Could you return the whole listing exactly?

*** DATA TO EXAMINE ***

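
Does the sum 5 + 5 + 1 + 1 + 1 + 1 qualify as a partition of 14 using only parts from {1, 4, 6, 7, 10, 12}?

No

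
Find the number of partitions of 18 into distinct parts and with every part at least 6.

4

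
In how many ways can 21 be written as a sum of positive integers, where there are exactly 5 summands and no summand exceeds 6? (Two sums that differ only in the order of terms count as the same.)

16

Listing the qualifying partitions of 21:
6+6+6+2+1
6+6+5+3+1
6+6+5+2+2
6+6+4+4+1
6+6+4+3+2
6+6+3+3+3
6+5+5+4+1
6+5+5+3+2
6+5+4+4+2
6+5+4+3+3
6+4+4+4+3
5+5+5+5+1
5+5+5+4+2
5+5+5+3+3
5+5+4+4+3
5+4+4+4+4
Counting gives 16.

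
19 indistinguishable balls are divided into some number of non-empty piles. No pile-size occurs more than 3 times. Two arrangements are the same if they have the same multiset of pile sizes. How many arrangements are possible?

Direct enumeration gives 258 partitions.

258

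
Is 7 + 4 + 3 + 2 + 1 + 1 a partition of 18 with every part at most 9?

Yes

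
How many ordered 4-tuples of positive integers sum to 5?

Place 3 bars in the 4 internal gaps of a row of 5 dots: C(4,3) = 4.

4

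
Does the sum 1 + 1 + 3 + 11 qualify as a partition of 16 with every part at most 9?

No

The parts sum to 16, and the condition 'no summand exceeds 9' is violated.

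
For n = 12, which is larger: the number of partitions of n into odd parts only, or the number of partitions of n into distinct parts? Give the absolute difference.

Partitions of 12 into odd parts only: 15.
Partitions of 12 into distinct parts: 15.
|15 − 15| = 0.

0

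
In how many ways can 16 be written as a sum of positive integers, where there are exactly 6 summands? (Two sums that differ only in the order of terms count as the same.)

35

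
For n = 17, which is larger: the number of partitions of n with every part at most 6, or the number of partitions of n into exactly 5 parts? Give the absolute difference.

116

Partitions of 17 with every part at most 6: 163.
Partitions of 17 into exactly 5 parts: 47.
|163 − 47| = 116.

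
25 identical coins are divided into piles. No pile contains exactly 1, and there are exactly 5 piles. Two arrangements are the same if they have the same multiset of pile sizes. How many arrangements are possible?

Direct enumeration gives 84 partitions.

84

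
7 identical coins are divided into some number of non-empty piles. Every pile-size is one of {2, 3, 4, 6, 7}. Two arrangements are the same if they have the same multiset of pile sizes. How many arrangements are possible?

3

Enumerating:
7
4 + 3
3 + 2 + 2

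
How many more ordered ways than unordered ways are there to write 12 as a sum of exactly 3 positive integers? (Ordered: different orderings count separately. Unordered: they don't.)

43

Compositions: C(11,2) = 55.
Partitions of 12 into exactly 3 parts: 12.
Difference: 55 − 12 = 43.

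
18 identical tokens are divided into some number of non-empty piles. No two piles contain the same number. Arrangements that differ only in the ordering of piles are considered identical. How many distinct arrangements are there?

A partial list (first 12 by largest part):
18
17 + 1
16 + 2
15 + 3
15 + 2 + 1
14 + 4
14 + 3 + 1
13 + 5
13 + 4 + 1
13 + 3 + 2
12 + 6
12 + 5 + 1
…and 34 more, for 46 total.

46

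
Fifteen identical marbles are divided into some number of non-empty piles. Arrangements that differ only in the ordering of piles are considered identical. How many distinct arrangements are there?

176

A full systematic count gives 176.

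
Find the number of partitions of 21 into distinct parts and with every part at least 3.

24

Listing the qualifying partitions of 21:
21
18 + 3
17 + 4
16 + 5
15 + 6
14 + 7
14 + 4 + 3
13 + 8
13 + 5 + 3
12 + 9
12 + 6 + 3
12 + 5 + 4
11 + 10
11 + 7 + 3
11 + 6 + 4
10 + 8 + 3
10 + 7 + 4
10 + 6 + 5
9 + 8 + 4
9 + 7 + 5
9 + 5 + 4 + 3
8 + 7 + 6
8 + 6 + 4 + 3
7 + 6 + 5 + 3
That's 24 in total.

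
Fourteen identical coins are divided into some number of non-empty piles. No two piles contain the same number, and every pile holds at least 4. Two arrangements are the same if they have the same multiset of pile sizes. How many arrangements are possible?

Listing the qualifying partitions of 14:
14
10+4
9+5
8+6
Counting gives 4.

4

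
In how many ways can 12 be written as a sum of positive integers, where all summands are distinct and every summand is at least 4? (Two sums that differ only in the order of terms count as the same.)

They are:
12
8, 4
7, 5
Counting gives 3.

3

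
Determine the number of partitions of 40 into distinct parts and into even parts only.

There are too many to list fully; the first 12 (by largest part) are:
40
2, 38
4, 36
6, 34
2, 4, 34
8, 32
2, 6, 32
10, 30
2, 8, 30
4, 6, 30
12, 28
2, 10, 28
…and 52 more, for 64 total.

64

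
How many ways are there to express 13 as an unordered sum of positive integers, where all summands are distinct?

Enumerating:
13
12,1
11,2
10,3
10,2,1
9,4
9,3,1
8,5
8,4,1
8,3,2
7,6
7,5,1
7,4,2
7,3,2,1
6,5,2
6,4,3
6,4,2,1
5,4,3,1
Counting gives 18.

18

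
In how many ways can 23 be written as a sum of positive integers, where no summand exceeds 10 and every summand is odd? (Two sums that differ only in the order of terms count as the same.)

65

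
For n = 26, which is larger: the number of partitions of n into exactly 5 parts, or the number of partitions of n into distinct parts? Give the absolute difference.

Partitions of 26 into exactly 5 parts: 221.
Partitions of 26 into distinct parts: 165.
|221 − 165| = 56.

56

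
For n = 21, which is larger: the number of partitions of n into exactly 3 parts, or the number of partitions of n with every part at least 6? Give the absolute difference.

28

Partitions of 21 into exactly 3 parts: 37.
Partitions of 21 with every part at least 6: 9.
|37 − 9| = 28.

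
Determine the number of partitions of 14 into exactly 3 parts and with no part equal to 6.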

*** End of DATA TO EXAMINE ***

WRITTEN ANSWER –
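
Does the sum 5 + 5 + 1 + 1 + 1 + 1 qualify as a partition of 14 using only parts from {1, 4, 6, 7, 10, 12}?

No

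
Find the number of partitions of 18 into distinct parts and with every part at least 6.

4

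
In how many ways can 21 be written as a sum of positive integers, where there are exactly 5 summands and no summand exceeds 6? (Two sums that differ only in the order of terms count as the same.)

16

Listing the qualifying partitions of 21:
6+6+6+2+1
6+6+5+3+1
6+6+5+2+2
6+6+4+4+1
6+6+4+3+2
6+6+3+3+3
6+5+5+4+1
6+5+5+3+2
6+5+4+4+2
6+5+4+3+3
6+4+4+4+3
5+5+5+5+1
5+5+5+4+2
5+5+5+3+3
5+5+4+4+3
5+4+4+4+4
Counting gives 16.

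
19 indistinguishable balls are divided into some number of non-empty piles. No pile-size occurs more than 3 times. Two arrangements are the same if they have the same multiset of pile sizes. How many arrangements are possible?

Direct enumeration gives 258 partitions.

258

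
Is 7 + 4 + 3 + 2 + 1 + 1 a partition of 18 with every part at most 9?

Yes

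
How many ordered 4-tuples of positive integers sum to 5?

Place 3 bars in the 4 internal gaps of a row of 5 dots: C(4,3) = 4.

4

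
Does the sum 1 + 1 + 3 + 11 qualify as a partition of 16 with every part at most 9?

No

The parts sum to 16, and the condition 'no summand exceeds 9' is violated.

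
For n = 12, which is larger: the number of partitions of n into odd parts only, or the number of partitions of n into distinct parts? Give the absolute difference.

Partitions of 12 into odd parts only: 15.
Partitions of 12 into distinct parts: 15.
|15 − 15| = 0.

0

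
In how many ways can 16 be written as a sum of positive integers, where there are exactly 6 summands? (Two sums that differ only in the order of terms count as the same.)

35

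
For n = 17, which is larger: the number of partitions of n with every part at most 6, or the number of partitions of n into exactly 5 parts? Give the absolute difference.

116

Partitions of 17 with every part at most 6: 163.
Partitions of 17 into exactly 5 parts: 47.
|163 − 47| = 116.

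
25 identical coins are divided into piles. No pile contains exactly 1, and there are exactly 5 piles. Two arrangements are the same if they have the same multiset of pile sizes. How many arrangements are possible?

Direct enumeration gives 84 partitions.

84

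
7 identical coins are divided into some number of non-empty piles. Every pile-size is one of {2, 3, 4, 6, 7}. Two arrangements are the same if they have the same multiset of pile sizes. How many arrangements are possible?

3

Enumerating:
7
4 + 3
3 + 2 + 2

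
How many more ordered ways than unordered ways are there to write 12 as a sum of exactly 3 positive integers? (Ordered: different orderings count separately. Unordered: they don't.)

43

Compositions: C(11,2) = 55.
Partitions of 12 into exactly 3 parts: 12.
Difference: 55 − 12 = 43.

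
18 identical tokens are divided into some number of non-empty piles. No two piles contain the same number. Arrangements that differ only in the ordering of piles are considered identical. How many distinct arrangements are there?

A partial list (first 12 by largest part):
18
17 + 1
16 + 2
15 + 3
15 + 2 + 1
14 + 4
14 + 3 + 1
13 + 5
13 + 4 + 1
13 + 3 + 2
12 + 6
12 + 5 + 1
…and 34 more, for 46 total.

46

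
Fifteen identical marbles are divided into some number of non-empty piles. Arrangements that differ only in the ordering of piles are considered identical. How many distinct arrangements are there?

176

A full systematic count gives 176.

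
Find the number of partitions of 21 into distinct parts and with every part at least 3.

24

Listing the qualifying partitions of 21:
21
18 + 3
17 + 4
16 + 5
15 + 6
14 + 7
14 + 4 + 3
13 + 8
13 + 5 + 3
12 + 9
12 + 6 + 3
12 + 5 + 4
11 + 10
11 + 7 + 3
11 + 6 + 4
10 + 8 + 3
10 + 7 + 4
10 + 6 + 5
9 + 8 + 4
9 + 7 + 5
9 + 5 + 4 + 3
8 + 7 + 6
8 + 6 + 4 + 3
7 + 6 + 5 + 3
That's 24 in total.

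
Fourteen identical coins are divided into some number of non-empty piles. No two piles contain the same number, and every pile holds at least 4. Two arrangements are the same if they have the same multiset of pile sizes. How many arrangements are possible?

Listing the qualifying partitions of 14:
14
10+4
9+5
8+6
Counting gives 4.

4

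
In how many ways can 12 be written as a sum of positive integers, where all summands are distinct and every summand is at least 4? (Two sums that differ only in the order of terms count as the same.)

They are:
12
8, 4
7, 5
Counting gives 3.

3

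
Determine the number of partitions of 40 into distinct parts and into even parts only.

There are too many to list fully; the first 12 (by largest part) are:
40
2, 38
4, 36
6, 34
2, 4, 34
8, 32
2, 6, 32
10, 30
2, 8, 30
4, 6, 30
12, 28
2, 10, 28
…and 52 more, for 64 total.

64

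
How many ways are there to express 13 as an unordered sum of positive integers, where all summands are distinct?

Enumerating:
13
12,1
11,2
10,3
10,2,1
9,4
9,3,1
8,5
8,4,1
8,3,2
7,6
7,5,1
7,4,2
7,3,2,1
6,5,2
6,4,3
6,4,2,1
5,4,3,1
Counting gives 18.

18

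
In how many ways can 23 be written as a sum of positive integers, where no summand exceeds 10 and every summand is odd? (Two sums that differ only in the order of terms count as the same.)

65

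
For n = 26, which is larger: the number of partitions of n into exactly 5 parts, or the number of partitions of n into distinct parts? Give the absolute difference.

Partitions of 26 into exactly 5 parts: 221.
Partitions of 26 into distinct parts: 165.
|221 − 165| = 56.

56

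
For n = 21, which is larger: the number of partitions of n into exactly 3 parts, or the number of partitions of n with every part at least 6? Give the absolute difference.

28

Partitions of 21 into exactly 3 parts: 37.
Partitions of 21 with every part at least 6: 9.
|37 − 9| = 28.

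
Determine the number of partitions of 14 into exactly 3 parts and with no part equal to 6.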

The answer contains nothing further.